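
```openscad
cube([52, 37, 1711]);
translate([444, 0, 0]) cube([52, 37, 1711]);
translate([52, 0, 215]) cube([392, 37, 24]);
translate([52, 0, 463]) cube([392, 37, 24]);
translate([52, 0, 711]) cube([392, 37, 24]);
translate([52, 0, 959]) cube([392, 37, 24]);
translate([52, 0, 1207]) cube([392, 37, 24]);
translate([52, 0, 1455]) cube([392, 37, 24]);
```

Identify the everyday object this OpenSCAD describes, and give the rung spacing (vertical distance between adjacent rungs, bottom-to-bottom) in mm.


A ladder. The rung spacing is 248 mm.

Two tall 52×37 posts with 6 short bars between them — a ladder. Adjacent rungs sit at z = 215 and z = 463, so the spacing is 463 − 215 = 248 mm.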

========================================================================

Pick each line holding the word "cube" out of the listing.

- Task answer:
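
cube([52, 37, 1711]);
translate([444, 0, 0]) cube([52, 37, 1711]);
translate([52, 0, 215]) cube([392, 37, 24]);
translate([52, 0, 463]) cube([392, 37, 24]);
translate([52, 0, 711]) cube([392, 37, 24]);
translate([52, 0, 959]) cube([392, 37, 24]);
translate([52, 0, 1207]) cube([392, 37, 24]);
translate([52, 0, 1455]) cube([392, 37, 24]);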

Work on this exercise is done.